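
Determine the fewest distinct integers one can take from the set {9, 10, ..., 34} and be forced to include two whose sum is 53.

19

Group the elements by complementary pair {x, 53−x}: {19,34}, {20,33}, {21,32}, …, giving 8 two-element pairs and 10 integers whose partner 53−x falls outside [9,34].
By the pigeonhole principle, treating each of those 18 groups as a pigeonhole, one can pick one integer per group — 18 integers — with no two summing to 53.
The 19th integer lands in an occupied pair, forcing a sum of 53.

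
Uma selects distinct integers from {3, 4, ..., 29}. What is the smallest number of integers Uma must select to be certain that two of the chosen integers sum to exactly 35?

Group the elements by complementary pair {x, 35−x}: {6,29}, {7,28}, {8,27}, …, giving 12 two-element pairs and 3 integers whose partner 35−x falls outside [3,29].
By the pigeonhole principle, treating each of those 15 groups as a pigeonhole, one can pick one integer per group — 15 integers — with no two summing to 35.
The 16th integer lands in an occupied pair, forcing a sum of 35.

16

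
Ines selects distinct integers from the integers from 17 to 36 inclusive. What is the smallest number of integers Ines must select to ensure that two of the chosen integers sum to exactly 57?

Two chosen integers sum to 57 exactly when both halves of some pair {x, 57−x} with 21 ≤ x ≤ 57−x ≤ 36 are chosen — 8 such pairs.
The remaining 4 elements (those with no distinct partner in range) can never complete a 57-sum, so the worst case takes all of them and one from each pair: 4 + 8 = 12.
The 13th integer has to be the second member of some pair, so 12 + 1 = 13.

13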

────────────────────────────────────────

What the task asks — Print exactly, and only, the lines running from the one that contains "Ines selects distinct" to the last line of the records above.

The completed task —
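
Ines selects distinct integers from the integers from 17 to 36 inclusive. What is the smallest number of integers Ines must select to ensure that two of the chosen integers sum to exactly 57?

Two chosen integers sum to 57 exactly when both halves of some pair {x, 57−x} with 21 ≤ x ≤ 57−x ≤ 36 are chosen — 8 such pairs.
The remaining 4 elements (those with no distinct partner in range) can never complete a 57-sum, so the worst case takes all of them and one from each pair: 4 + 8 = 12.
The 13th integer has to be the second member of some pair, so 12 + 1 = 13.

13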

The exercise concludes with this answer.